[Data to examine Boundary: Start]

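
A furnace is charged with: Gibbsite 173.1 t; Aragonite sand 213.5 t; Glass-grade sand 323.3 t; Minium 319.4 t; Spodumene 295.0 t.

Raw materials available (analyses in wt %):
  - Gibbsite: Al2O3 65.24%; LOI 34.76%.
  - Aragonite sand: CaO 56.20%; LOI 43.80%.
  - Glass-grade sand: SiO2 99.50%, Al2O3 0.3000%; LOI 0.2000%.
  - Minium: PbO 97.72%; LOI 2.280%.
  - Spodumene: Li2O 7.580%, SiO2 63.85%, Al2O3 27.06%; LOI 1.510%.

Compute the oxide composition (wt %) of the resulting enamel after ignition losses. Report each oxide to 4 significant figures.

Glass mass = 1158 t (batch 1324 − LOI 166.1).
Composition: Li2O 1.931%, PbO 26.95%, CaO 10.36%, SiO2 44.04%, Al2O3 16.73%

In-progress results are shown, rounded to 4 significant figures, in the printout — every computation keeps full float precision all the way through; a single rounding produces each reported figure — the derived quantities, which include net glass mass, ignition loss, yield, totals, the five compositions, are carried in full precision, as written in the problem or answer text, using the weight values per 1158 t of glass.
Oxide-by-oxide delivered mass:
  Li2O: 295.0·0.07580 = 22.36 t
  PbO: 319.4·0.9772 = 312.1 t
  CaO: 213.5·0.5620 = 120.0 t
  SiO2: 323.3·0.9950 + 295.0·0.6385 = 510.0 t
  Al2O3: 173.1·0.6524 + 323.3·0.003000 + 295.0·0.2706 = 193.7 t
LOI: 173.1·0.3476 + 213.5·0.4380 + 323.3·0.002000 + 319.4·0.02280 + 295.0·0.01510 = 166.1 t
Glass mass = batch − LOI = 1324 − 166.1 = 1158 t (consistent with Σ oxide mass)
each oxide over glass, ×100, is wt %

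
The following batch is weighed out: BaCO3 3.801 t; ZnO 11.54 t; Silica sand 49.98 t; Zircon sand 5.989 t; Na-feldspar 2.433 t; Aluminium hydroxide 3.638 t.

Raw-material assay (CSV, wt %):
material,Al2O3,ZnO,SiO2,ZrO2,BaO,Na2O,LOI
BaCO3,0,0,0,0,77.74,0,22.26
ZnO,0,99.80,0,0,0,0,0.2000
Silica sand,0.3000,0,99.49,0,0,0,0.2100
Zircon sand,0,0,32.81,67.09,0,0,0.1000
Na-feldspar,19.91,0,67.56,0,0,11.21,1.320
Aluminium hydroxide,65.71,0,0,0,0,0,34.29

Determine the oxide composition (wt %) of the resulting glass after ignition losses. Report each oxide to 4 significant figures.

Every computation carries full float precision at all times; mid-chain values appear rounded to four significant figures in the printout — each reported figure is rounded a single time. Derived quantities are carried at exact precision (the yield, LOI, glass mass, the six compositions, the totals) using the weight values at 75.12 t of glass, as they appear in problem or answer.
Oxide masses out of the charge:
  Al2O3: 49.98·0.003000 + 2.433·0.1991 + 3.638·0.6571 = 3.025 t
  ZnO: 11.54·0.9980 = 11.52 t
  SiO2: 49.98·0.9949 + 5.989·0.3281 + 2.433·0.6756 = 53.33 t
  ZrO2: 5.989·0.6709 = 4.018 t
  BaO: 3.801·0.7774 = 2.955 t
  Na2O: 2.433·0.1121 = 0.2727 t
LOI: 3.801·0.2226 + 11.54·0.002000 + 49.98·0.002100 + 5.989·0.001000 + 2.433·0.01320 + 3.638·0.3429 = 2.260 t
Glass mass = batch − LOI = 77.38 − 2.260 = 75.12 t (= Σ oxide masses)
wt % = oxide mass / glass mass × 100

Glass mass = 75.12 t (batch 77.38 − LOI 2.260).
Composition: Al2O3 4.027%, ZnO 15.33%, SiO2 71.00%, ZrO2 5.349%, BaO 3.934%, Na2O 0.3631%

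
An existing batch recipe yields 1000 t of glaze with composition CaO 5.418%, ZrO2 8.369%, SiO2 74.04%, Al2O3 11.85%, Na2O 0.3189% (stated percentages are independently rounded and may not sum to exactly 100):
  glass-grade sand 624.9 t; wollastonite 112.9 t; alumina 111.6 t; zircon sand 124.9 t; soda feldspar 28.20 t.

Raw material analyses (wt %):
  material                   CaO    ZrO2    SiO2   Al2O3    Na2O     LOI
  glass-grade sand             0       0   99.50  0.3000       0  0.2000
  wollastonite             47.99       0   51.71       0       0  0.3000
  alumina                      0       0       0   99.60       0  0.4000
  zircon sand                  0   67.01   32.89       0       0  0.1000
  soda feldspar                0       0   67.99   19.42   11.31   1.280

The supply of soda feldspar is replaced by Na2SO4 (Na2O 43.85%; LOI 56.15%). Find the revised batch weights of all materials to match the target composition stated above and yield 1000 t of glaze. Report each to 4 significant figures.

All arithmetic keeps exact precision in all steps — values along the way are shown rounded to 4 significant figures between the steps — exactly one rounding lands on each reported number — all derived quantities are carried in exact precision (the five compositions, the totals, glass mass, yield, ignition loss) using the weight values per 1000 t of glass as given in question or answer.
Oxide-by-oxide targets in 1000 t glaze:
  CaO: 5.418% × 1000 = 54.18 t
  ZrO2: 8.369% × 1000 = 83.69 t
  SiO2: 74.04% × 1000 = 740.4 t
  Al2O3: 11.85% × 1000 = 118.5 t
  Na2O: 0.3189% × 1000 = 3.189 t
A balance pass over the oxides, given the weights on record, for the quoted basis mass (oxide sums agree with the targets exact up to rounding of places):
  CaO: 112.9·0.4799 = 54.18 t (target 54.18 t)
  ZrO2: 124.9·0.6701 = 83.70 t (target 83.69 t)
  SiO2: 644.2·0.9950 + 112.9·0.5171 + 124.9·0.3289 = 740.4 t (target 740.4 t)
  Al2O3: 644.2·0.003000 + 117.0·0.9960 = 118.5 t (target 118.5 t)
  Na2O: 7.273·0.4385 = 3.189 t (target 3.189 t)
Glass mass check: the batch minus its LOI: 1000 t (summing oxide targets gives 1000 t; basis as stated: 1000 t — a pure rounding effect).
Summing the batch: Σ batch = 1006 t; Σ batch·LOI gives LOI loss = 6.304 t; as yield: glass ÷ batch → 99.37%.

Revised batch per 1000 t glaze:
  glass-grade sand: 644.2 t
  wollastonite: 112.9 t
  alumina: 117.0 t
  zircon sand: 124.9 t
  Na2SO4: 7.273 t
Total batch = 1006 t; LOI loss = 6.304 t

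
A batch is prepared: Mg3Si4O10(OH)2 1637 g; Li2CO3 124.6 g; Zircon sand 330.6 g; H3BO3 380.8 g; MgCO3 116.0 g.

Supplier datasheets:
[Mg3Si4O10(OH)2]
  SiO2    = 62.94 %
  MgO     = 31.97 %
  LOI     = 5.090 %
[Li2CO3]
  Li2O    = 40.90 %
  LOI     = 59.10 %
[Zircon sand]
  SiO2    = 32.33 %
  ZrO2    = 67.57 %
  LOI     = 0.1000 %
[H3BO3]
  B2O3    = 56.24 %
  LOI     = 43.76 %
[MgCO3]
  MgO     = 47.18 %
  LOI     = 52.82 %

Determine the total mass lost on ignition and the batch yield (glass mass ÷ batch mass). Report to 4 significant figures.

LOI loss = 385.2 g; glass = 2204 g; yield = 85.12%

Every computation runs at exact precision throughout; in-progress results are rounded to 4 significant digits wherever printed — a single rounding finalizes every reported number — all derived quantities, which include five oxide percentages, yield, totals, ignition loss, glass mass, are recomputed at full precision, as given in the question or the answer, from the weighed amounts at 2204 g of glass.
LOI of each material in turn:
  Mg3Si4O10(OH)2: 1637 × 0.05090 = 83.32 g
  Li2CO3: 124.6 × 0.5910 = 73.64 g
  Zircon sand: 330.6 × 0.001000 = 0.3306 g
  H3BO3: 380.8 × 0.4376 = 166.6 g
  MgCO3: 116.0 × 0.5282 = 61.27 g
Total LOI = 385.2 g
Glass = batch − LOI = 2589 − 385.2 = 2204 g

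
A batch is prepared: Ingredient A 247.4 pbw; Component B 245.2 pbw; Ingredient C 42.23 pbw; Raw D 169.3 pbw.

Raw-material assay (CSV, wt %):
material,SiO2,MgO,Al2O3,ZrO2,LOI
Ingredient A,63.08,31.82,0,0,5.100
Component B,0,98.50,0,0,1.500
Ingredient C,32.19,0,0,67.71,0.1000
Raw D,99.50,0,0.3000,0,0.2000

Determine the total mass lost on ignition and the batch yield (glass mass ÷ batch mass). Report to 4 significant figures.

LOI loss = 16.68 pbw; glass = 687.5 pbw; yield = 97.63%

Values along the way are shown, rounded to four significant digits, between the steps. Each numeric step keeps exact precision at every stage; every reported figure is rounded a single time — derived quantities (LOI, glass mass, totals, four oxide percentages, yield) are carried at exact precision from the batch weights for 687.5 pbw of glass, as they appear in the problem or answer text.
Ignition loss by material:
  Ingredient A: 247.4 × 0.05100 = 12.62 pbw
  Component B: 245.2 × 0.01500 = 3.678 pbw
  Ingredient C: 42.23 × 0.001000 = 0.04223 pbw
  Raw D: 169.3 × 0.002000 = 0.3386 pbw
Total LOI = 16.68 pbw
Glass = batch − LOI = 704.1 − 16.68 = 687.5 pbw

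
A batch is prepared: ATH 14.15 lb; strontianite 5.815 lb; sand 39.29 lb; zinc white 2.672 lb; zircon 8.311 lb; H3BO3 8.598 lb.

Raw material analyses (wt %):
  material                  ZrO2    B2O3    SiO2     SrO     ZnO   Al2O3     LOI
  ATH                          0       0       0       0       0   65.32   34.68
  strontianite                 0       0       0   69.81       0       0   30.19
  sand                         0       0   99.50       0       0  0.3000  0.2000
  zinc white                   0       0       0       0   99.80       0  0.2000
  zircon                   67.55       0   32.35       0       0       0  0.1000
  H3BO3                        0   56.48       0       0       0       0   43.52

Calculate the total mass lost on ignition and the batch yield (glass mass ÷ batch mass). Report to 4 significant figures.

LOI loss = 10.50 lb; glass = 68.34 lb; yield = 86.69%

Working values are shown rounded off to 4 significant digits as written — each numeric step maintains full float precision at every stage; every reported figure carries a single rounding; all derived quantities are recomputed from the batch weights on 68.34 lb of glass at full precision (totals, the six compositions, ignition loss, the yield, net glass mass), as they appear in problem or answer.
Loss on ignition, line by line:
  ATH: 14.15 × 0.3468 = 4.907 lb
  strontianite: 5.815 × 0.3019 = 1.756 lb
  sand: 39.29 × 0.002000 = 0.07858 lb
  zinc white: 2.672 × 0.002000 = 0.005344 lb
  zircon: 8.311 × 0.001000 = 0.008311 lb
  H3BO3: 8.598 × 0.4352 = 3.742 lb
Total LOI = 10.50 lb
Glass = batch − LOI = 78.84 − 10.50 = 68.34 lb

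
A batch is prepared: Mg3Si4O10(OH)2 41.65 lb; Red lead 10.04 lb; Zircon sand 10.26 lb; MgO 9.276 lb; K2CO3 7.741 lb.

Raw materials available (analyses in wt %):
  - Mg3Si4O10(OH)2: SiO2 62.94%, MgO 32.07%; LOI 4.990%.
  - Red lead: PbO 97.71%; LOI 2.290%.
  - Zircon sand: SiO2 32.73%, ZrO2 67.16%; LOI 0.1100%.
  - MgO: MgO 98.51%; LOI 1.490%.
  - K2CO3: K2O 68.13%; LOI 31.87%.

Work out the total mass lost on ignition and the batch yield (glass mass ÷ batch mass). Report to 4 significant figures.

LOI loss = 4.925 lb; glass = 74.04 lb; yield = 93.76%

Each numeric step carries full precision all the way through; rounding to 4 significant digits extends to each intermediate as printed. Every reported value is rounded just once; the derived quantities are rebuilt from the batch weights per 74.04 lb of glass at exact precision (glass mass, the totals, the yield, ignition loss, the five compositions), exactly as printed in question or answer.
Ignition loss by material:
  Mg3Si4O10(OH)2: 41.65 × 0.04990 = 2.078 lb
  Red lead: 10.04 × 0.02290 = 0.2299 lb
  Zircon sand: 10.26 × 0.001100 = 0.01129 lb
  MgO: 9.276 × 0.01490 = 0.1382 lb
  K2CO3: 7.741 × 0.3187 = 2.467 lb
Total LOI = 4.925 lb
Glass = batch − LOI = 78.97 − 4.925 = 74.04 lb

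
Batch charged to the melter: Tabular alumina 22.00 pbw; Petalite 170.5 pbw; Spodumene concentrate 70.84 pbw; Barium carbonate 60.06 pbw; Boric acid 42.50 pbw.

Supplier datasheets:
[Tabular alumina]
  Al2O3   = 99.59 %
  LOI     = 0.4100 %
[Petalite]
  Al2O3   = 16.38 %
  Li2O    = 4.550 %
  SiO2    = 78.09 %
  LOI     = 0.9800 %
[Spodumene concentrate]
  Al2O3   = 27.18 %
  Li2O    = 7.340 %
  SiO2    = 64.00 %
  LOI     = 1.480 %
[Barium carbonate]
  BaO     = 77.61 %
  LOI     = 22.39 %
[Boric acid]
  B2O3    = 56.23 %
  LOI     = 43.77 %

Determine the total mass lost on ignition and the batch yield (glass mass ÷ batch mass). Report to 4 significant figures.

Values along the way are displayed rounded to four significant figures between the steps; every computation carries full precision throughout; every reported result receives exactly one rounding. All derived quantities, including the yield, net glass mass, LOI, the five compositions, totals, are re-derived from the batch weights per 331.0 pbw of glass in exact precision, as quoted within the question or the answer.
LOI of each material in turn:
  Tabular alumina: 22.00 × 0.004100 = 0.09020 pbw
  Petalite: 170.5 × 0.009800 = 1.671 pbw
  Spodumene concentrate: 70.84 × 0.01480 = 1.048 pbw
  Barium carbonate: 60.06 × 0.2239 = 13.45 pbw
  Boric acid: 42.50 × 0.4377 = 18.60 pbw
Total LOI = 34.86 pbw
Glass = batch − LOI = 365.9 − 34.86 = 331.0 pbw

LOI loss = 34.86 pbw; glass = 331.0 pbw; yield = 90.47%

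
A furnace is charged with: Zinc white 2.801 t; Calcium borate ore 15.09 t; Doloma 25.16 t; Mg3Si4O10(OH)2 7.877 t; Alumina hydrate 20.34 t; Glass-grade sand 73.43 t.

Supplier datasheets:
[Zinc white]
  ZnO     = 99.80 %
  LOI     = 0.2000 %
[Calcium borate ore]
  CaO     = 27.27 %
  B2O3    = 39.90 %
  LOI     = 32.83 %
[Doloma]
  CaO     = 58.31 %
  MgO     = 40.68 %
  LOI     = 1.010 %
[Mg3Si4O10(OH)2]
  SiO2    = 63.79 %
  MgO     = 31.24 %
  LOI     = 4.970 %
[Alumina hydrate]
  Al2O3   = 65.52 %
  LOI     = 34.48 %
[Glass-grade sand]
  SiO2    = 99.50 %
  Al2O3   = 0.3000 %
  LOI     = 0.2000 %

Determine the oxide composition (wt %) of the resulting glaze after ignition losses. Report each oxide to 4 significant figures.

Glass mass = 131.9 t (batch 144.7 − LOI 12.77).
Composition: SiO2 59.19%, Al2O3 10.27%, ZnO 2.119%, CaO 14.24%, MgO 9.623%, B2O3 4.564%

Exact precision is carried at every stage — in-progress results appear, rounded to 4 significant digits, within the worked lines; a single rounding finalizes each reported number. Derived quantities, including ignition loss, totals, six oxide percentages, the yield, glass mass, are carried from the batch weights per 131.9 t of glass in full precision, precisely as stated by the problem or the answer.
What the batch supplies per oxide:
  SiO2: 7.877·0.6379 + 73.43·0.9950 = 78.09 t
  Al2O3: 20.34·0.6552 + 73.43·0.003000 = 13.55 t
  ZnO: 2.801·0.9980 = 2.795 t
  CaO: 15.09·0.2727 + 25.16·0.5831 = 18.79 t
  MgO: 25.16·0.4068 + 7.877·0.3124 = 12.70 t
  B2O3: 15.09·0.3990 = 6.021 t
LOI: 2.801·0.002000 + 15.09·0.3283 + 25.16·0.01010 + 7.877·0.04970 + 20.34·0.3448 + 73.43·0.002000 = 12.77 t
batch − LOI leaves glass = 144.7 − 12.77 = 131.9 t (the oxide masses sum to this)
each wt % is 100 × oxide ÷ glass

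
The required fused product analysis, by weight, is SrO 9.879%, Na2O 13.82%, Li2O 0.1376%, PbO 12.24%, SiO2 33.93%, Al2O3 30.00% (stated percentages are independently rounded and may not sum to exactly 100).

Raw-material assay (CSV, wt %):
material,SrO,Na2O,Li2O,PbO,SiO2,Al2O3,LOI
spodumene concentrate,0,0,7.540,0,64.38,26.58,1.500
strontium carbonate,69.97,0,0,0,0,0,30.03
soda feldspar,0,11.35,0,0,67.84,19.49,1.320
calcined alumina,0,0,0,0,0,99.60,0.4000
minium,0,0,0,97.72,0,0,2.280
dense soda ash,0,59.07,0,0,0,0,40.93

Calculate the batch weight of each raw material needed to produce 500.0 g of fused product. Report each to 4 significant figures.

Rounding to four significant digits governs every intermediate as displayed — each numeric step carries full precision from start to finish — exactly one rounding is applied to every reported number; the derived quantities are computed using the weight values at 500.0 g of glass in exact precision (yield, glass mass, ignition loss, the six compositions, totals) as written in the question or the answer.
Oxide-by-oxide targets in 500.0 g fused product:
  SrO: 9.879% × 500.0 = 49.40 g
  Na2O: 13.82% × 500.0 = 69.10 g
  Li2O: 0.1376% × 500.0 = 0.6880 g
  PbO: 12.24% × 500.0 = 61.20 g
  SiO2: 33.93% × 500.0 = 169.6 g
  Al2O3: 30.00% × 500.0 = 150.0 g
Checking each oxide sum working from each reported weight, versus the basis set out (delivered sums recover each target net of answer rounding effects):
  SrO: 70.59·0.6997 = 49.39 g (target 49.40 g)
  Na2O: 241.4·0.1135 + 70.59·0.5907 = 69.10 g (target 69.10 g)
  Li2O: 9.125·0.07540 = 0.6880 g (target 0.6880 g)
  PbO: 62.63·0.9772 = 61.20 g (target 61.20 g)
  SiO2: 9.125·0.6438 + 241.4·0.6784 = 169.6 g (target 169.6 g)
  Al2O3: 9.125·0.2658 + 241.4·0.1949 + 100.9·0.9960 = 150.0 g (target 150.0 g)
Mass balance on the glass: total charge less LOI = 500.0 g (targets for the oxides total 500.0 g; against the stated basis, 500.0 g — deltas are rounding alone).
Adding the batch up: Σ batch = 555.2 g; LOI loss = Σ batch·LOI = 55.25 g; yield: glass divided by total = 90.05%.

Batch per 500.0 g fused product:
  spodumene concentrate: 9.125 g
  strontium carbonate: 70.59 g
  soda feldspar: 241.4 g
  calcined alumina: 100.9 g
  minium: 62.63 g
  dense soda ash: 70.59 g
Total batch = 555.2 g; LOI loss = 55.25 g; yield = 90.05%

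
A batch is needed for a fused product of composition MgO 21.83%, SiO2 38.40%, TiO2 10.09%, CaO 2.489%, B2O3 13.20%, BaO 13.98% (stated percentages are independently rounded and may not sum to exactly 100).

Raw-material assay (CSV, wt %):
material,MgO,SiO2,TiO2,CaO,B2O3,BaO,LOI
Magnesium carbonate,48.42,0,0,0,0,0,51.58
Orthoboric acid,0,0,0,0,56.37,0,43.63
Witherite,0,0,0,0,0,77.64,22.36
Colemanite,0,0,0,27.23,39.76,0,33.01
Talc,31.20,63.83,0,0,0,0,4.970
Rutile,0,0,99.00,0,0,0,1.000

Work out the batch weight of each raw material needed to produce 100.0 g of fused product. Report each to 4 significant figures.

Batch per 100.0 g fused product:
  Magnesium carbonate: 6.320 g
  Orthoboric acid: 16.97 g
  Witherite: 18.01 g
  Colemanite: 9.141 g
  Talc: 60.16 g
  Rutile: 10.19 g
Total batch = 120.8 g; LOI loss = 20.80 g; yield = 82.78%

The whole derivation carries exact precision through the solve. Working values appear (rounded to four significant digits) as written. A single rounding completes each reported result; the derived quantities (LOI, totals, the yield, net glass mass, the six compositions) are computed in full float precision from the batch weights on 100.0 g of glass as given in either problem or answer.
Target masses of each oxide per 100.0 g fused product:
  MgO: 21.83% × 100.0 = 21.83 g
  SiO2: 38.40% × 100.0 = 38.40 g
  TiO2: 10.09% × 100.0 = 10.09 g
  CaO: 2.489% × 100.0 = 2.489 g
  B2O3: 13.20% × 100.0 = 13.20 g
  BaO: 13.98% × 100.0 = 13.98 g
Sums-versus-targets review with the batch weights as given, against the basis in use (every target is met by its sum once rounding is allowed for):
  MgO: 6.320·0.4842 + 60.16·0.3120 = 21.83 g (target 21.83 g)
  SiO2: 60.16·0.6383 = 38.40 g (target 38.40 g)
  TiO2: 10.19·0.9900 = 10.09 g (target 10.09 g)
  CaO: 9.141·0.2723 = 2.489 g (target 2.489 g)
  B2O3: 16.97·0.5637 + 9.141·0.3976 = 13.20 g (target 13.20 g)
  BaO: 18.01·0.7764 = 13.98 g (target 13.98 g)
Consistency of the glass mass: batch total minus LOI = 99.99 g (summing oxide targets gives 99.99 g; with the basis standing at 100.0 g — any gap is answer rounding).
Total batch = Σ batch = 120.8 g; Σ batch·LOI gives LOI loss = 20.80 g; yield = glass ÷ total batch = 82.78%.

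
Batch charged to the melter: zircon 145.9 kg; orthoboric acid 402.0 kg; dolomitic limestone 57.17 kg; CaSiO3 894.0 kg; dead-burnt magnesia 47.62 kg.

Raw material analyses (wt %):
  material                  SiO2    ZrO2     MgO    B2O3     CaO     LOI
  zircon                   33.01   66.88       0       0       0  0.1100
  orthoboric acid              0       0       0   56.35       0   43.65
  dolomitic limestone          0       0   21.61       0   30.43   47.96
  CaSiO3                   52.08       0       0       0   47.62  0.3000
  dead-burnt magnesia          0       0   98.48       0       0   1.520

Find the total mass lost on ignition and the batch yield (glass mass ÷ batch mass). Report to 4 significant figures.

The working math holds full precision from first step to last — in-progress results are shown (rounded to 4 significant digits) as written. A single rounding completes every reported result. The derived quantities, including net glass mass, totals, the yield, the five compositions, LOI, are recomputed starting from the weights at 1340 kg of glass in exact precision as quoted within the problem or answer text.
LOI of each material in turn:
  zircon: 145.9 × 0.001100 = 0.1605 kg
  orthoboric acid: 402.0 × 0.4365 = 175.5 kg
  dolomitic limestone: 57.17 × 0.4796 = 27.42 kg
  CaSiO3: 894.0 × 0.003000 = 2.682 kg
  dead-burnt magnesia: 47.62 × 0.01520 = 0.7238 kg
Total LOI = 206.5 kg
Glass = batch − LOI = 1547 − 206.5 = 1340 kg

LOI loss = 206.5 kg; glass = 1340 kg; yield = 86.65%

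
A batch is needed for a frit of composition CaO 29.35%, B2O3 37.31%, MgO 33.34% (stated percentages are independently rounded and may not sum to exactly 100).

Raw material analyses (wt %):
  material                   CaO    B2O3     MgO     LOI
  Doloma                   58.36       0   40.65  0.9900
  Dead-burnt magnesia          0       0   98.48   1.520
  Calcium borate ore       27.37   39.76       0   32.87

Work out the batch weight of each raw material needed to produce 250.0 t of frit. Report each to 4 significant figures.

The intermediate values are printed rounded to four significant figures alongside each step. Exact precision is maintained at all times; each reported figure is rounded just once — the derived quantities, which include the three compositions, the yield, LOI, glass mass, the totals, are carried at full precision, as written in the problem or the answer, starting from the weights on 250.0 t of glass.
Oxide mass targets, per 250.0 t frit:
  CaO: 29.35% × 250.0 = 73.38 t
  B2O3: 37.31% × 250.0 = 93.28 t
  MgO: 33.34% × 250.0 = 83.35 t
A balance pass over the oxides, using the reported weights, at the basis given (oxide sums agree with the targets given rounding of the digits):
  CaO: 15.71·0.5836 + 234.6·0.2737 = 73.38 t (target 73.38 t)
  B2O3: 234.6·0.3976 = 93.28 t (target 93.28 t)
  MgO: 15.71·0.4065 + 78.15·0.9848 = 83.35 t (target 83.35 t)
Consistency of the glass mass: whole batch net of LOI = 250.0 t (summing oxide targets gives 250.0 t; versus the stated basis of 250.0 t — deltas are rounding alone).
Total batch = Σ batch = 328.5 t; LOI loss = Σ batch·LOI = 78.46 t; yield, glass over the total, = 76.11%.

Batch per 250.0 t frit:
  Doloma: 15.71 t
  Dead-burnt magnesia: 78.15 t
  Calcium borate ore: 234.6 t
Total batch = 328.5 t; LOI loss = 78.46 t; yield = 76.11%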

[Data to examine Boundary: End]

§ Try it:
Keep only those lines of the records that hold "hydrate", and return them.

§ Reply to the exercise:
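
A furnace is charged with: Zinc white 2.801 t; Calcium borate ore 15.09 t; Doloma 25.16 t; Mg3Si4O10(OH)2 7.877 t; Alumina hydrate 20.34 t; Glass-grade sand 73.43 t.
[Alumina hydrate]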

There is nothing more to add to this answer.